------ Task inputs
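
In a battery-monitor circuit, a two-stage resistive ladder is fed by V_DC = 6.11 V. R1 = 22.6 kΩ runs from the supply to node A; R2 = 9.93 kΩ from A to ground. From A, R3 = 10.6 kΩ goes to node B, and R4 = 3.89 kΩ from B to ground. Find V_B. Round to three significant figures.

Node A sees R2 in parallel with the series input of stage 2, R3 + R4 = 14.49 kΩ.
R2 ‖ (R3+R4) = 5.892 kΩ.
First divider: V_A = V_DC · 5.892/(22.6 + 5.892) = 1.264 V.
V_B = V_A × 0.2685 = 0.3392 V.

V_B ≈ 0.339 V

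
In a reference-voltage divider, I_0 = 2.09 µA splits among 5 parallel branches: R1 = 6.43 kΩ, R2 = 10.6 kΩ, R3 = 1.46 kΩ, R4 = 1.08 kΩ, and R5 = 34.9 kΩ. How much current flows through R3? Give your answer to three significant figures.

I ≈ 0.758 µA

ΣG = 1/6.43 + 1/10.6 + 1/1.46 + 1/1.08 + 1/34.9 = 1.889.
By the current-divider rule, I = I_0 · G_k/ΣG = 2.09 × 0.3625 = 0.7577 µA.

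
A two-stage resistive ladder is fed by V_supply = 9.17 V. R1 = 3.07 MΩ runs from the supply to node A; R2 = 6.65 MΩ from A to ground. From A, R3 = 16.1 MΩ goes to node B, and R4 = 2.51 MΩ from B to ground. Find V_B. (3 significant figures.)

V_B ≈ 0.760 V

Node A sees R2 in parallel with the series input of stage 2, R3 + R4 = 18.61 MΩ.
R2 ‖ (R3+R4) = 4.899 MΩ.
So V_A = 9.17 × 0.6148 = 5.637 V.
Then the unloaded second divider: V_B = V_A × R4/(R3+R4) = 5.637 × 0.1349 = 0.7603 V.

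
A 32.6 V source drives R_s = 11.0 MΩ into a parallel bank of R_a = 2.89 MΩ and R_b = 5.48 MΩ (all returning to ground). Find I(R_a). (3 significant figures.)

Equivalent of the parallel group: R_p = 1.892 MΩ.
V_A by voltage divider: V_A = 32.6 × 1.892/(11.0 + 1.892) = 4.785 V.
Branch current I = V_A/R_a = 4.785/2.89 = 1.656 µA.
(Check via current divider: I_total = 2.529 µA; share G_k/ΣG = 0.6547 → same result.)

I ≈ 1.66 µA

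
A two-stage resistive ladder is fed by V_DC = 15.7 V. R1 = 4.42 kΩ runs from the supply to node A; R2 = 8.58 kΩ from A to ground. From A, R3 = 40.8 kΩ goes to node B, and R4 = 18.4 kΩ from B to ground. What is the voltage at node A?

V_A ≈ 9.88 V

Looking into the second stage from A: R3 + R4 = 59.20 kΩ appears in parallel with R2.
R2 ‖ (R3+R4) = 7.494 kΩ.
V_A = 15.7 × 7.494/(4.42 + 7.494) = 9.875 V.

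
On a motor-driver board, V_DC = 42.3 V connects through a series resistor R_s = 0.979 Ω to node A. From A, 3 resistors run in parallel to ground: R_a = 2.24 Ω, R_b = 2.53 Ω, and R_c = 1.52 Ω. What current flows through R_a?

Parallel bank: R_p = 1/(1/2.24 + 1/2.53 + 1/1.52) = 0.6669 Ω.
V_A by voltage divider: V_A = 42.3 × 0.6669/(0.979 + 0.6669) = 17.14 V.
Branch current I = V_A/R_a = 17.14/2.24 = 7.651 A.

I ≈ 7.65 A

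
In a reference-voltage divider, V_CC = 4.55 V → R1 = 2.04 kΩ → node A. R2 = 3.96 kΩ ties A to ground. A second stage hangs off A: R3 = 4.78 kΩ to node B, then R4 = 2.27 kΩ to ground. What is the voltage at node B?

The second stage (R3 + R4 = 7.050 kΩ) loads node A in parallel with R2.
Effective lower resistance at A: R2 ‖ 7.050 = 2.536 kΩ.
First divider: V_A = V_CC · 2.536/(2.04 + 2.536) = 2.521 V.
V_B = V_A × 0.3220 = 0.8119 V.

V_B ≈ 0.812 V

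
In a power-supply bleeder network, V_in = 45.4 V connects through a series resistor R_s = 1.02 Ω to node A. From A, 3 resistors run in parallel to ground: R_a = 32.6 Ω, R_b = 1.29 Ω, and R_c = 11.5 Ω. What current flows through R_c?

I ≈ 2.07 A

Combine the parallel branches: R_p = (1/32.6 + 1/1.29 + 1/11.5)⁻¹ = 1.120 Ω.
V_A by voltage divider: V_A = 45.4 × 1.120/(1.02 + 1.120) = 23.76 V.
Branch current I = V_A/R_c = 23.76/11.5 = 2.066 A.
(Check via current divider: I_total = 21.21 A; share G_k/ΣG = 0.09739 → same result.)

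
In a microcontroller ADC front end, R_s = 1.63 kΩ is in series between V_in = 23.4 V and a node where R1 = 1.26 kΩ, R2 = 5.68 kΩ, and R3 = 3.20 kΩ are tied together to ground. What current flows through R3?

Parallel bank: R_p = 1/(1/1.26 + 1/5.68 + 1/3.20) = 0.7799 kΩ.
V_A by voltage divider: V_A = 23.4 × 0.7799/(1.63 + 0.7799) = 7.573 V.
I(R3) = V_A / R3 = 7.573/3.20 = 2.367 mA.

I ≈ 2.37 mA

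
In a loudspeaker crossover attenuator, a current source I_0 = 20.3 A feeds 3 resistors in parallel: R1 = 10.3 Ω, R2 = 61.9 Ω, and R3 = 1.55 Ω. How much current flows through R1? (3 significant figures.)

I ≈ 2.60 A

Conductances: ΣG = 1/10.3 + 1/61.9 + 1/1.55 = 0.7584 (1/Ω).
R1 takes the fraction G_k/ΣG = 0.09709/0.7584 = 0.1280, so I = 20.3 × 0.1280 = 2.599 A.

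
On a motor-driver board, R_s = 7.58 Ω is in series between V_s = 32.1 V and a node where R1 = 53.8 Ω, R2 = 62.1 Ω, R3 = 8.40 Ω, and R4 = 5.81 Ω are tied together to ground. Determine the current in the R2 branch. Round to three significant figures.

I ≈ 0.149 A

Combine the parallel branches: R_p = (1/53.8 + 1/62.1 + 1/8.40 + 1/5.81)⁻¹ = 3.069 Ω.
V_A by voltage divider: V_A = 32.1 × 3.069/(7.58 + 3.069) = 9.251 V.
I(R2) = V_A / R2 = 9.251/62.1 = 0.1490 A.
(Check via current divider: I_total = 3.014 A; share G_k/ΣG = 0.04942 → same result.)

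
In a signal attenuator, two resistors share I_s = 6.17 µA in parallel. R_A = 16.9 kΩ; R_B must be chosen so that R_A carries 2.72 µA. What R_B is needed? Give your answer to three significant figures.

Two-branch current divider: I_A = I_s · R_B/(R_A + R_B).
With f = 0.4408, R_B = R_A · f/(1−f) = 16.9 × 0.7884 = 13.32 kΩ.

R_B ≈ 13.3 kΩ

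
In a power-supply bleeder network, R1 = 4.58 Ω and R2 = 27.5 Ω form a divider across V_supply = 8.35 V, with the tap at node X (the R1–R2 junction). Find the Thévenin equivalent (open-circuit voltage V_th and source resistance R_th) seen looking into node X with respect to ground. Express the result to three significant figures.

With X open, the divider is unloaded: V_th = 8.35 × 27.5/32.08 = 7.158 V.
Looking into X with the source shorted: R_th = R1·R2/(R1+R2) = 4.580 × 27.5/32.08 = 3.926 Ω.

V_th ≈ 7.16 V, R_th ≈ 3.93 Ω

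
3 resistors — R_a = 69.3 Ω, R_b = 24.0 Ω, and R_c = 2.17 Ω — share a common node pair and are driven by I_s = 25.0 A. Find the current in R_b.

Conductances: ΣG = 1/69.3 + 1/24.0 + 1/2.17 = 0.5169 (1/Ω).
Current divider: I(R_b) = I_s · G_k/ΣG = 25.0 × (0.04167/0.5169) = 25.0 × 0.08060 = 2.015 A.

I ≈ 2.02 A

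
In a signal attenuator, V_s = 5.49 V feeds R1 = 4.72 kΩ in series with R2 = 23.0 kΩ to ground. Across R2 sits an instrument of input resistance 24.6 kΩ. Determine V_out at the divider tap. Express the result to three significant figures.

V_out ≈ 3.93 V

R2 ‖ R_L = (23.0 × 24.6)/(23.0 + 24.6) = 11.89 kΩ.
Now apply the divider: V_out = 5.49 × 0.7158 = 3.930 V.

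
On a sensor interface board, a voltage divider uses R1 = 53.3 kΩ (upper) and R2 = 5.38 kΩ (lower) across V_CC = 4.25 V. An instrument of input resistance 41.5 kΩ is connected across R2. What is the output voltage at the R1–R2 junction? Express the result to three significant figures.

First combine the lower leg with the load: R2 ‖ R_L = 4.763 kΩ.
Voltage divider with the loaded lower leg: V_out = 4.25 × 4.763/(53.3 + 4.763) = 4.25 × 0.08203 = 0.3486 V.

V_out ≈ 0.349 V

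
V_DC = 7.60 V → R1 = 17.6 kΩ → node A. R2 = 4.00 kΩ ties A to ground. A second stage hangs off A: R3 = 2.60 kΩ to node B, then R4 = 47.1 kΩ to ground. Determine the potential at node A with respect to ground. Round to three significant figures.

Node A sees R2 in parallel with the series input of stage 2, R3 + R4 = 49.70 kΩ.
R2 ‖ (R3+R4) = 3.702 kΩ.
V_A = 7.60 × 3.702/(17.6 + 3.702) = 1.321 V.

V_A ≈ 1.32 V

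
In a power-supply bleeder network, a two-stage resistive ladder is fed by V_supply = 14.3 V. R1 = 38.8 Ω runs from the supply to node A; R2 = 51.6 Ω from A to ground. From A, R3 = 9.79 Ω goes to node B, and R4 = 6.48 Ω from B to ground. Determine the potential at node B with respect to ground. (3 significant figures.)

V_B ≈ 1.38 V

The second stage (R3 + R4 = 16.27 Ω) loads node A in parallel with R2.
Effective lower resistance at A: R2 ‖ 16.27 = 12.37 Ω.
V_A = 14.3 × 12.37/(38.8 + 12.37) = 3.457 V.
Stage 2 is unloaded, so V_B = V_A · R4/(R3+R4) = 3.457 × 6.48/16.27 = 1.377 V.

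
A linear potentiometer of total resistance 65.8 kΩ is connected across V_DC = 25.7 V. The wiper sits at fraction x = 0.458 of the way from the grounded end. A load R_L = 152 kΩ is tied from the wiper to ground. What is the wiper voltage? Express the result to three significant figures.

V_out ≈ 10.6 V

Lower segment x·R_p = 30.14 kΩ; upper segment (1−x)·R_p = 35.66 kΩ.
R_L loads the lower segment: effective lower R = 25.15 kΩ.
V_out = 25.7 × 25.15/(35.66 + 25.15) = 10.63 V.
(Unloaded: V_out = x·V_DC = 11.8 V.)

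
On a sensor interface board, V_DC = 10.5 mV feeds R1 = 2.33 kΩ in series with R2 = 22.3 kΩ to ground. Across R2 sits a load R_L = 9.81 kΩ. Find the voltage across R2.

V_out ≈ 7.82 mV

First combine the lower leg with the load: R2 ‖ R_L = 6.813 kΩ.
Voltage divider with the loaded lower leg: V_out = 10.5 × 6.813/(2.33 + 6.813) = 10.5 × 0.7452 = 7.824 mV.
(Unloaded it would be 9.51 mV; the load pulls it down.)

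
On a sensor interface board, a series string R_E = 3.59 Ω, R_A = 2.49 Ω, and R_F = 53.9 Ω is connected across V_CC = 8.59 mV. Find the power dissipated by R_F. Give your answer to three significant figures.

The common current is I = 8.59/59.98 = 0.1432 mA.
V(R_F) = I·R = 7.719 mV; P = V·I = 7.719 × 0.1432 = 1.106 µW.

P ≈ 1.11 µW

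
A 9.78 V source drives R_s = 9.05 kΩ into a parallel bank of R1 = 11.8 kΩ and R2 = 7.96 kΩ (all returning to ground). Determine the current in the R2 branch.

I ≈ 0.423 mA

Equivalent of the parallel group: R_p = 4.753 kΩ.
Node voltage V_A = V_s · R_p/(R_s + R_p) = 9.78 × 0.3444 = 3.368 V.
Branch current I = V_A/R2 = 3.368/7.96 = 0.4231 mA.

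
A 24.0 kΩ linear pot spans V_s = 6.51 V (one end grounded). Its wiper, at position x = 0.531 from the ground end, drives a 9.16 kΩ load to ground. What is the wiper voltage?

Lower segment x·R_p = 12.74 kΩ; upper segment (1−x)·R_p = 11.26 kΩ.
R_L loads the lower segment: effective lower R = 5.329 kΩ.
Loaded-divider output: V_out = 6.51 × 0.3213 = 2.092 V.

V_out ≈ 2.09 V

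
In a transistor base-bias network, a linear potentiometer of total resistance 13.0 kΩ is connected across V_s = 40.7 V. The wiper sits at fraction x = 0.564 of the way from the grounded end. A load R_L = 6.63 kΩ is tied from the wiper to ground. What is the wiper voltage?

Split the track: R_lower = x·R_p = 7.332 kΩ, R_upper = (1−x)·R_p = 5.668 kΩ.
(x·R_p) ‖ R_L = 3.482 kΩ.
Loaded-divider output: V_out = 40.7 × 0.3805 = 15.49 V.
(Unloaded: V_out = x·V_s = 23.0 V.)

V_out ≈ 15.5 V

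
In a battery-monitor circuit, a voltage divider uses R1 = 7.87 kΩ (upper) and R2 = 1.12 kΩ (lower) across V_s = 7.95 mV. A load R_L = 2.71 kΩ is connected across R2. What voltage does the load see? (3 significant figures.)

First combine the lower leg with the load: R2 ‖ R_L = 0.7925 kΩ.
Then V_out = V_s · R2'/(R1 + R2') = 7.95 × 0.7925/8.662 = 0.7273 mV.

V_out ≈ 0.727 mV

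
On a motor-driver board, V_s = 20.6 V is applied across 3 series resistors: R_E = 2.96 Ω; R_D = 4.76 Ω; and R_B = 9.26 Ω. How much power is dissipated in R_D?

P ≈ 7.01 W

ΣR = 16.98 Ω → I = 20.6/16.98 = 1.213 A.
V(R_D) = I·R = 5.775 V; P = V·I = 5.775 × 1.213 = 7.006 W.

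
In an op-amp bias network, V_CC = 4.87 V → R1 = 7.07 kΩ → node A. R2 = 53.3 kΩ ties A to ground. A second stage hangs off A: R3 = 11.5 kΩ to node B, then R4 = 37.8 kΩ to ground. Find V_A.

Node A sees R2 in parallel with the series input of stage 2, R3 + R4 = 49.30 kΩ.
Effective lower resistance at A: R2 ‖ 49.30 = 25.61 kΩ.
First divider: V_A = V_CC · 25.61/(7.07 + 25.61) = 3.816 V.

V_A ≈ 3.82 V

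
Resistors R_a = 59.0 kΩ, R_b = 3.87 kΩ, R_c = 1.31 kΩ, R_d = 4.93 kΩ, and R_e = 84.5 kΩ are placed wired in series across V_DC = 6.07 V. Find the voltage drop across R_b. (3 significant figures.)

V ≈ 0.153 V

Series total: ΣR = 59.0 + 3.87 + 1.31 + 4.93 + 84.5 = 153.6 kΩ.
V = V_DC · R/ΣR = 6.07 × 0.02519 = 0.1529 V.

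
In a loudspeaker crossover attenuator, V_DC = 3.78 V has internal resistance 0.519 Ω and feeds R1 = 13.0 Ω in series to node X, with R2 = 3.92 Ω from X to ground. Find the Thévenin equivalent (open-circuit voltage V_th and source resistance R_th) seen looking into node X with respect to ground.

R1' = 0.519 + 13.0 = 13.52 Ω (source resistance + R1).
With X open, the divider is unloaded: V_th = 3.78 × 3.92/17.44 = 0.8497 V.
With V_DC suppressed (replaced by a short), R_th = R1' ‖ R2 = (13.52 × 3.92)/(13.52 + 3.92) = 3.039 Ω.

V_th ≈ 0.850 V, R_th ≈ 3.04 Ω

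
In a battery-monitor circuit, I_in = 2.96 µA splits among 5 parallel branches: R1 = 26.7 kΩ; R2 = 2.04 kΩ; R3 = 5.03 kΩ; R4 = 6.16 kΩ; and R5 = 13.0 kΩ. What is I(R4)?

I ≈ 0.498 µA

Conductances: ΣG = 1/26.7 + 1/2.04 + 1/5.03 + 1/6.16 + 1/13.0 = 0.9657 (1/kΩ).
By the current-divider rule, I = I_in · G_k/ΣG = 2.96 × 0.1681 = 0.4976 µA.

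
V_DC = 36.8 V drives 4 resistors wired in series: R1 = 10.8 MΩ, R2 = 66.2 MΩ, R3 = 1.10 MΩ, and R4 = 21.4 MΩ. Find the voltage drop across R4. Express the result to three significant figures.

ΣR = 10.8 + 66.2 + 1.10 + 21.4 = 99.50 MΩ.
By the voltage-divider rule, V = 36.8 × 21.40/99.50 = 7.915 V.

V ≈ 7.91 V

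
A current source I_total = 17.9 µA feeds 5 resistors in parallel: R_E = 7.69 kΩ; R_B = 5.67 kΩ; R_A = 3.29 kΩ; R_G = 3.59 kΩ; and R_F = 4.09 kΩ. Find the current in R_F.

ΣG = 1/7.69 + 1/5.67 + 1/3.29 + 1/3.59 + 1/4.09 = 1.133.
Current divider: I(R_F) = I_total · G_k/ΣG = 17.9 × (0.2445/1.133) = 17.9 × 0.2157 = 3.861 µA.

I ≈ 3.86 µA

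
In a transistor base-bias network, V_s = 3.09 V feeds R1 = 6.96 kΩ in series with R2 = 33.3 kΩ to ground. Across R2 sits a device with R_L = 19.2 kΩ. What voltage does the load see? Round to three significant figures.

V_out ≈ 1.97 V

The load sits in parallel with R2, giving an effective lower resistance R2' = R2·R_L/(R2+R_L) = 12.18 kΩ.
Then V_out = V_s · R2'/(R1 + R2') = 3.09 × 12.18/19.14 = 1.966 V.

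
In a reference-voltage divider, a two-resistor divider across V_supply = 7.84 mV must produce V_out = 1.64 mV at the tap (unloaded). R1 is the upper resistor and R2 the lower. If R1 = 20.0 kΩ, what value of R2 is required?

Required fraction k = V_out/V_supply = 0.2092.
R2 = R1 · 0.2092/(1 − 0.2092) = 5.290 kΩ.

R2 ≈ 5.29 kΩ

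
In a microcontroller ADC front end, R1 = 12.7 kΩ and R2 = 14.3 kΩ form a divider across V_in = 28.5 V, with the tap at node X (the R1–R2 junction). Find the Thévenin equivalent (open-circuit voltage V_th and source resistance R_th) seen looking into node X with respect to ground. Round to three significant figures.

V_th ≈ 15.1 V, R_th ≈ 6.73 kΩ

With X open, the divider is unloaded: V_th = 28.5 × 14.3/27.00 = 15.09 V.
Looking into X with the source shorted: R_th = R1·R2/(R1+R2) = 12.70 × 14.3/27.00 = 6.726 kΩ.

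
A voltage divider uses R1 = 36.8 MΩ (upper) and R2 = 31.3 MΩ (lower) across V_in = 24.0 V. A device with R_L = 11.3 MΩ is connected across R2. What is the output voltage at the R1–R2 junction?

V_out ≈ 4.42 V

R2 ‖ R_L = (31.3 × 11.3)/(31.3 + 11.3) = 8.303 MΩ.
Now apply the divider: V_out = 24.0 × 0.1841 = 4.418 V.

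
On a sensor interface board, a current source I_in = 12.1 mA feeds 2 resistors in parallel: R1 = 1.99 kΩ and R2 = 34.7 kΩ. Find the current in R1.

I ≈ 11.4 mA

For two parallel branches, I_k = I_in · (other R)/(sum of R).
So I = 12.1 × 34.7/36.69 = 11.44 mA.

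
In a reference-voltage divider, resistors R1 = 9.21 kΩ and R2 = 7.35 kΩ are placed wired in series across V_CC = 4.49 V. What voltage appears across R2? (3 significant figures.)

Series total: ΣR = 9.21 + 7.35 = 16.56 kΩ.
Voltage divider: V = V_CC · (7.350 / 16.56) = 4.49 × 0.4438 = 1.993 V.

V ≈ 1.99 V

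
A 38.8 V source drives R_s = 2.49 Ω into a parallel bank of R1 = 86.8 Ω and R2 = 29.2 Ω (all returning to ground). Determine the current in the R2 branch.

Parallel bank: R_p = 1/(1/86.8 + 1/29.2) = 21.85 Ω.
V_A by voltage divider: V_A = 38.8 × 21.85/(2.49 + 21.85) = 34.83 V.
Branch current I = V_A/R2 = 34.83/29.2 = 1.193 A.

I ≈ 1.19 A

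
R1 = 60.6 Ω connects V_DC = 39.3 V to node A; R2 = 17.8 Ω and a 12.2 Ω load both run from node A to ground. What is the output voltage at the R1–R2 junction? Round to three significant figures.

The load sits in parallel with R2, giving an effective lower resistance R2' = R2·R_L/(R2+R_L) = 7.239 Ω.
Then V_out = V_DC · R2'/(R1 + R2') = 39.3 × 7.239/67.84 = 4.193 V.
(Unloaded it would be 8.92 V; the load pulls it down.)

V_out ≈ 4.19 V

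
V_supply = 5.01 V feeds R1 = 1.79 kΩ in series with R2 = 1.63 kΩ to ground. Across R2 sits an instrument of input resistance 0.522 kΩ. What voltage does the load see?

First combine the lower leg with the load: R2 ‖ R_L = 0.3954 kΩ.
Then V_out = V_supply · R2'/(R1 + R2') = 5.01 × 0.3954/2.185 = 0.9064 V.
(Unloaded it would be 2.39 V; the load pulls it down.)

V_out ≈ 0.906 V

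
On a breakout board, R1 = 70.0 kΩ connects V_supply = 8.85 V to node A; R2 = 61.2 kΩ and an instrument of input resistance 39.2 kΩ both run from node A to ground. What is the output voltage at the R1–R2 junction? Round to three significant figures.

First combine the lower leg with the load: R2 ‖ R_L = 23.89 kΩ.
Then V_out = V_supply · R2'/(R1 + R2') = 8.85 × 23.89/93.89 = 2.252 V.

V_out ≈ 2.25 V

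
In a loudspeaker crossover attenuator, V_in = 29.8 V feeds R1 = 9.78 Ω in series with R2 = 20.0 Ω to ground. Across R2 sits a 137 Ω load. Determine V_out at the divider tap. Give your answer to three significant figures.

V_out ≈ 19.1 V

The load sits in parallel with R2, giving an effective lower resistance R2' = R2·R_L/(R2+R_L) = 17.45 Ω.
Voltage divider with the loaded lower leg: V_out = 29.8 × 17.45/(9.78 + 17.45) = 29.8 × 0.6409 = 19.10 V.
(Unloaded it would be 20.0 V; the load pulls it down.)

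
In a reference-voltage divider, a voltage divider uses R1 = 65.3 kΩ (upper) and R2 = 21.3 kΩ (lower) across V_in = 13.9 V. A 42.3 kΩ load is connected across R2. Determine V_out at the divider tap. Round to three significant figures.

V_out ≈ 2.48 V

The load sits in parallel with R2, giving an effective lower resistance R2' = R2·R_L/(R2+R_L) = 14.17 kΩ.
Voltage divider with the loaded lower leg: V_out = 13.9 × 14.17/(65.3 + 14.17) = 13.9 × 0.1783 = 2.478 V.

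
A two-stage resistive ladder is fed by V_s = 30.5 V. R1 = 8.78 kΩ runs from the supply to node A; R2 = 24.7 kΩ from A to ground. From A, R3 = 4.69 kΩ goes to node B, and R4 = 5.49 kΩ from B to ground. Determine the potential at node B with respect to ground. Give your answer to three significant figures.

V_B ≈ 7.42 V

Node A sees R2 in parallel with the series input of stage 2, R3 + R4 = 10.18 kΩ.
Effective lower resistance at A: R2 ‖ 10.18 = 7.209 kΩ.
First divider: V_A = V_s · 7.209/(8.78 + 7.209) = 13.75 V.
V_B = V_A × 0.5393 = 7.416 V.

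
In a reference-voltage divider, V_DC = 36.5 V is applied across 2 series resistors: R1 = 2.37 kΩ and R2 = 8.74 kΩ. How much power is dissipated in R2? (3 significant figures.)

P ≈ 94.3 mW

Series current I = V_DC/ΣR = 36.5/11.11 = 3.285 mA.
V(R2) = I·R = 28.71 V; P = V·I = 28.71 × 3.285 = 94.33 mW.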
------------
* [Problem statement]: Copy exactly. Include the line containing "In a reference-voltage divider, a voltage" and every later line through the end of the listing, and nothing else.

* [Written response]:
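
In a reference-voltage divider, a voltage divider uses R1 = 65.3 kΩ (upper) and R2 = 21.3 kΩ (lower) across V_in = 13.9 V. A 42.3 kΩ load is connected across R2. Determine V_out at the divider tap. Round to three significant figures.

V_out ≈ 2.48 V

The load sits in parallel with R2, giving an effective lower resistance R2' = R2·R_L/(R2+R_L) = 14.17 kΩ.
Voltage divider with the loaded lower leg: V_out = 13.9 × 14.17/(65.3 + 14.17) = 13.9 × 0.1783 = 2.478 V.

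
A two-stage resistive ladder is fed by V_s = 30.5 V. R1 = 8.78 kΩ runs from the supply to node A; R2 = 24.7 kΩ from A to ground. From A, R3 = 4.69 kΩ goes to node B, and R4 = 5.49 kΩ from B to ground. Determine the potential at node B with respect to ground. Give your answer to three significant figures.

V_B ≈ 7.42 V

Node A sees R2 in parallel with the series input of stage 2, R3 + R4 = 10.18 kΩ.
Effective lower resistance at A: R2 ‖ 10.18 = 7.209 kΩ.
First divider: V_A = V_s · 7.209/(8.78 + 7.209) = 13.75 V.
V_B = V_A × 0.5393 = 7.416 V.

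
In a reference-voltage divider, V_DC = 36.5 V is applied across 2 series resistors: R1 = 2.37 kΩ and R2 = 8.74 kΩ. How much power is dissipated in R2? (3 significant figures.)

P ≈ 94.3 mW

Series current I = V_DC/ΣR = 36.5/11.11 = 3.285 mA.
V(R2) = I·R = 28.71 V; P = V·I = 28.71 × 3.285 = 94.33 mW.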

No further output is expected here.